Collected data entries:
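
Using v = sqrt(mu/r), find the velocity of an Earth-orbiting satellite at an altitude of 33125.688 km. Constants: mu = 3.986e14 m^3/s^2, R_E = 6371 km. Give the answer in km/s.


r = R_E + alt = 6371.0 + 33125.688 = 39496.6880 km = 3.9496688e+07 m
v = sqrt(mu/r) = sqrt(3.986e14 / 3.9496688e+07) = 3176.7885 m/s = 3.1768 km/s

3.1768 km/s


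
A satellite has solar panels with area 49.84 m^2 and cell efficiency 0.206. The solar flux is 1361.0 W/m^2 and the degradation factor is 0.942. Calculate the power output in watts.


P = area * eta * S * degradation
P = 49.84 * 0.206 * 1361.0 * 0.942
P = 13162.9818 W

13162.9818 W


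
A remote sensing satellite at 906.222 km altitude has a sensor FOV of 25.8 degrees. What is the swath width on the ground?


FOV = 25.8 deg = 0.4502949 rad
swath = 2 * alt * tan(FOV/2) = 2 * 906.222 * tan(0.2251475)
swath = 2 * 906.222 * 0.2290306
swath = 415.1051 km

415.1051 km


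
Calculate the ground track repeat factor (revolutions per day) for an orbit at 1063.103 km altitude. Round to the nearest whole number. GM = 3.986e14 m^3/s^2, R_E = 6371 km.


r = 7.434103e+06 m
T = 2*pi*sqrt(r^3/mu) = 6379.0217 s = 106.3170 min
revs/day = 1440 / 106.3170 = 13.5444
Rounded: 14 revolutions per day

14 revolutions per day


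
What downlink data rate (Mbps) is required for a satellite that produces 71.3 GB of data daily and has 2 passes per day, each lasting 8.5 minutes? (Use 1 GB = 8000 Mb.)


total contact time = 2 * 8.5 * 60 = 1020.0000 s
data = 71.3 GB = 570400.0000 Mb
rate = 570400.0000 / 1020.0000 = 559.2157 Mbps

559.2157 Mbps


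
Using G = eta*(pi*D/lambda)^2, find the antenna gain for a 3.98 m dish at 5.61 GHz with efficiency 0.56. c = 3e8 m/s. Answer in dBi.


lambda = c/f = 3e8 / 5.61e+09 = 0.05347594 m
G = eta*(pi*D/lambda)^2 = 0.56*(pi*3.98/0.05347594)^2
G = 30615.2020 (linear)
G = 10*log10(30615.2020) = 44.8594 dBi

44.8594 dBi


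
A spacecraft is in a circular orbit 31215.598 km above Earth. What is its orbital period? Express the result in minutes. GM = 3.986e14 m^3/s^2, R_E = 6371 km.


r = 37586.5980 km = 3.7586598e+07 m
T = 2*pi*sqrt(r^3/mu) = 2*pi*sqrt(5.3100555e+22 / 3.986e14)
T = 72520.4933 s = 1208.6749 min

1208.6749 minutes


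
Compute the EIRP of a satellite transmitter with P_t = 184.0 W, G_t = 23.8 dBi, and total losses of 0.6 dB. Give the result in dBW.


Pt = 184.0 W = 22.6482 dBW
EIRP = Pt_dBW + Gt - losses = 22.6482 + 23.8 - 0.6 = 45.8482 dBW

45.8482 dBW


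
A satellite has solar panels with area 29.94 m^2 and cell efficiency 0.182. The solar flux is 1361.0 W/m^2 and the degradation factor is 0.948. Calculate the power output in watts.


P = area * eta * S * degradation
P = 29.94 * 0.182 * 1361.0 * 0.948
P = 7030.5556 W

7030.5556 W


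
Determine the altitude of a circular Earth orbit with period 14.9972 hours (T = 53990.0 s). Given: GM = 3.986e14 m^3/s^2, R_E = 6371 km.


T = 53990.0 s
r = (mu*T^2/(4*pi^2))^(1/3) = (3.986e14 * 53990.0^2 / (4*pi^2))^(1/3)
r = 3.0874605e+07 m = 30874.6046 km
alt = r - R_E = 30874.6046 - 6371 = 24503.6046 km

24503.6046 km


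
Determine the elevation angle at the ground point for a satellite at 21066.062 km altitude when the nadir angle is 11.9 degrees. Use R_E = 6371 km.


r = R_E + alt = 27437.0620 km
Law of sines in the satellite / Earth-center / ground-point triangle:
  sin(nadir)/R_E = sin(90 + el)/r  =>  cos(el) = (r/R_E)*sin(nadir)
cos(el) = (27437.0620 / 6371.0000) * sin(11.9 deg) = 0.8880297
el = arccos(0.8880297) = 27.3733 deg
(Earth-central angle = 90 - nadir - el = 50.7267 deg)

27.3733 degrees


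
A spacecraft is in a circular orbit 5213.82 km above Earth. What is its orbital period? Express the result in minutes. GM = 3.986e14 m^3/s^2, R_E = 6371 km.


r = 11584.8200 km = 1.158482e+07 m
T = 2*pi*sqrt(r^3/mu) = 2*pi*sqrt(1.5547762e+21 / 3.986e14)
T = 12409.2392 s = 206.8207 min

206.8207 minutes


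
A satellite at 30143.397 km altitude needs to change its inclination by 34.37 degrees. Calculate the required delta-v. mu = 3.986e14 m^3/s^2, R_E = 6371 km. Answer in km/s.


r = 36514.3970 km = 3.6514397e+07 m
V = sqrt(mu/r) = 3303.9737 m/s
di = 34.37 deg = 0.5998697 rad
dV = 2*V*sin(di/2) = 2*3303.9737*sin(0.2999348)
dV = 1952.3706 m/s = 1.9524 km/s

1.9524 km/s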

## Task to carry out
From the first line to the last, restate the data above exactly.

## Written answer
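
Using v = sqrt(mu/r), find the velocity of an Earth-orbiting satellite at an altitude of 33125.688 km. Constants: mu = 3.986e14 m^3/s^2, R_E = 6371 km. Give the answer in km/s.


r = R_E + alt = 6371.0 + 33125.688 = 39496.6880 km = 3.9496688e+07 m
v = sqrt(mu/r) = sqrt(3.986e14 / 3.9496688e+07) = 3176.7885 m/s = 3.1768 km/s

3.1768 km/s


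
A satellite has solar panels with area 49.84 m^2 and cell efficiency 0.206. The solar flux is 1361.0 W/m^2 and the degradation factor is 0.942. Calculate the power output in watts.


P = area * eta * S * degradation
P = 49.84 * 0.206 * 1361.0 * 0.942
P = 13162.9818 W

13162.9818 W


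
A remote sensing satellite at 906.222 km altitude has a sensor FOV of 25.8 degrees. What is the swath width on the ground?


FOV = 25.8 deg = 0.4502949 rad
swath = 2 * alt * tan(FOV/2) = 2 * 906.222 * tan(0.2251475)
swath = 2 * 906.222 * 0.2290306
swath = 415.1051 km

415.1051 km


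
Calculate the ground track repeat factor (revolutions per day) for an orbit at 1063.103 km altitude. Round to the nearest whole number. GM = 3.986e14 m^3/s^2, R_E = 6371 km.


r = 7.434103e+06 m
T = 2*pi*sqrt(r^3/mu) = 6379.0217 s = 106.3170 min
revs/day = 1440 / 106.3170 = 13.5444
Rounded: 14 revolutions per day

14 revolutions per day


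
What downlink data rate (Mbps) is required for a satellite that produces 71.3 GB of data daily and has 2 passes per day, each lasting 8.5 minutes? (Use 1 GB = 8000 Mb.)


total contact time = 2 * 8.5 * 60 = 1020.0000 s
data = 71.3 GB = 570400.0000 Mb
rate = 570400.0000 / 1020.0000 = 559.2157 Mbps

559.2157 Mbps


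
Using G = eta*(pi*D/lambda)^2, find the antenna gain for a 3.98 m dish at 5.61 GHz with efficiency 0.56. c = 3e8 m/s. Answer in dBi.


lambda = c/f = 3e8 / 5.61e+09 = 0.05347594 m
G = eta*(pi*D/lambda)^2 = 0.56*(pi*3.98/0.05347594)^2
G = 30615.2020 (linear)
G = 10*log10(30615.2020) = 44.8594 dBi

44.8594 dBi


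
A spacecraft is in a circular orbit 31215.598 km above Earth. What is its orbital period? Express the result in minutes. GM = 3.986e14 m^3/s^2, R_E = 6371 km.


r = 37586.5980 km = 3.7586598e+07 m
T = 2*pi*sqrt(r^3/mu) = 2*pi*sqrt(5.3100555e+22 / 3.986e14)
T = 72520.4933 s = 1208.6749 min

1208.6749 minutes


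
Compute the EIRP of a satellite transmitter with P_t = 184.0 W, G_t = 23.8 dBi, and total losses of 0.6 dB. Give the result in dBW.


Pt = 184.0 W = 22.6482 dBW
EIRP = Pt_dBW + Gt - losses = 22.6482 + 23.8 - 0.6 = 45.8482 dBW

45.8482 dBW


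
A satellite has solar panels with area 29.94 m^2 and cell efficiency 0.182. The solar flux is 1361.0 W/m^2 and the degradation factor is 0.948. Calculate the power output in watts.


P = area * eta * S * degradation
P = 29.94 * 0.182 * 1361.0 * 0.948
P = 7030.5556 W

7030.5556 W


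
Determine the altitude of a circular Earth orbit with period 14.9972 hours (T = 53990.0 s). Given: GM = 3.986e14 m^3/s^2, R_E = 6371 km.


T = 53990.0 s
r = (mu*T^2/(4*pi^2))^(1/3) = (3.986e14 * 53990.0^2 / (4*pi^2))^(1/3)
r = 3.0874605e+07 m = 30874.6046 km
alt = r - R_E = 30874.6046 - 6371 = 24503.6046 km

24503.6046 km


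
Determine the elevation angle at the ground point for a satellite at 21066.062 km altitude when the nadir angle is 11.9 degrees. Use R_E = 6371 km.


r = R_E + alt = 27437.0620 km
Law of sines in the satellite / Earth-center / ground-point triangle:
  sin(nadir)/R_E = sin(90 + el)/r  =>  cos(el) = (r/R_E)*sin(nadir)
cos(el) = (27437.0620 / 6371.0000) * sin(11.9 deg) = 0.8880297
el = arccos(0.8880297) = 27.3733 deg
(Earth-central angle = 90 - nadir - el = 50.7267 deg)

27.3733 degrees


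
A spacecraft is in a circular orbit 5213.82 km above Earth. What is its orbital period? Express the result in minutes. GM = 3.986e14 m^3/s^2, R_E = 6371 km.


r = 11584.8200 km = 1.158482e+07 m
T = 2*pi*sqrt(r^3/mu) = 2*pi*sqrt(1.5547762e+21 / 3.986e14)
T = 12409.2392 s = 206.8207 min

206.8207 minutes


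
A satellite at 30143.397 km altitude needs to change its inclination by 34.37 degrees. Calculate the required delta-v. mu = 3.986e14 m^3/s^2, R_E = 6371 km. Answer in km/s.


r = 36514.3970 km = 3.6514397e+07 m
V = sqrt(mu/r) = 3303.9737 m/s
di = 34.37 deg = 0.5998697 rad
dV = 2*V*sin(di/2) = 2*3303.9737*sin(0.2999348)
dV = 1952.3706 m/s = 1.9524 km/s

1.9524 km/s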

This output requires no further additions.